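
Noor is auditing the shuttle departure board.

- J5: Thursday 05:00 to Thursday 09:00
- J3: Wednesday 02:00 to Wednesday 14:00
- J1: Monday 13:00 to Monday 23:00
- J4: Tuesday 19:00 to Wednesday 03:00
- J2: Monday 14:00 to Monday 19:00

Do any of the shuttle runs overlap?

Sorted by start: J1, J2, J4, J3, J5.
J2 starts before J1 ends → J1 and J2 overlap.
That's a conflict, so the schedule is not conflict-free.

Yes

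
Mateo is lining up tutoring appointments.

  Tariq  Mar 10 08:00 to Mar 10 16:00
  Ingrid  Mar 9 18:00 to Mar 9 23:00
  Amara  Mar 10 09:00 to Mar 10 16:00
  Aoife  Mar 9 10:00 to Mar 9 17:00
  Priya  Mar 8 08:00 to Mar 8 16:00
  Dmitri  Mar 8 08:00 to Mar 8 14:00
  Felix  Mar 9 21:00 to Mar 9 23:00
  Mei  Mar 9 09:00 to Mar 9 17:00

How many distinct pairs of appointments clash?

4

Sorted by start: Dmitri, Priya, Mei, Aoife, Ingrid, Felix, Tariq, Amara.
Priya starts before Dmitri ends → Dmitri and Priya overlap.
Mei starts after Dmitri ends — done with Dmitri.
Mei starts after Priya ends — done with Priya.
Aoife starts before Mei ends → Mei and Aoife overlap.
Ingrid starts after Mei ends — done with Mei.
Ingrid starts after Aoife ends — done with Aoife.
Felix starts before Ingrid ends → Ingrid and Felix overlap.
Tariq starts after Ingrid ends — done with Ingrid.
Tariq starts after Felix ends — done with Felix.
Amara starts before Tariq ends → Tariq and Amara overlap.
Overlapping pairs: Amara & Tariq, Aoife & Mei, Dmitri & Priya, Felix & Ingrid — 4 in total.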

Directions for this task — Begin with the line that has "- J5: Thursday 05:00 to Thursday 09:00" in the listing above and end after the line that has "09:00 to Mar 9 17:00"; output those lines exactly.

Answer to this problem —
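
- J5: Thursday 05:00 to Thursday 09:00
- J3: Wednesday 02:00 to Wednesday 14:00
- J1: Monday 13:00 to Monday 23:00
- J4: Tuesday 19:00 to Wednesday 03:00
- J2: Monday 14:00 to Monday 19:00

Do any of the shuttle runs overlap?

Sorted by start: J1, J2, J4, J3, J5.
J2 starts before J1 ends → J1 and J2 overlap.
That's a conflict, so the schedule is not conflict-free.

Yes

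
Mateo is lining up tutoring appointments.

  Tariq  Mar 10 08:00 to Mar 10 16:00
  Ingrid  Mar 9 18:00 to Mar 9 23:00
  Amara  Mar 10 09:00 to Mar 10 16:00
  Aoife  Mar 9 10:00 to Mar 9 17:00
  Priya  Mar 8 08:00 to Mar 8 16:00
  Dmitri  Mar 8 08:00 to Mar 8 14:00
  Felix  Mar 9 21:00 to Mar 9 23:00
  Mei  Mar 9 09:00 to Mar 9 17:00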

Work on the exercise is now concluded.